→ What you will do
Nothing should be dropped or changed: copy every line of the listing.

→ Records for the task
=== Section Start ===

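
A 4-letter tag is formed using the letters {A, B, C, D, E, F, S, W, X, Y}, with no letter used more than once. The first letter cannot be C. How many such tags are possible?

4536

The first letter has 10−1 = 9 choices (anything except C).
The remaining 3 letters are filled from the other 9 symbols without repetition: 9 × 8 × 7 = 504.
Total: 9 × 504 = 4536.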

=== Section End ===

→ Answer to this exercise
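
A 4-letter tag is formed using the letters {A, B, C, D, E, F, S, W, X, Y}, with no letter used more than once. The first letter cannot be C. How many such tags are possible?

4536

The first letter has 10−1 = 9 choices (anything except C).
The remaining 3 letters are filled from the other 9 symbols without repetition: 9 × 8 × 7 = 504.
Total: 9 × 504 = 4536.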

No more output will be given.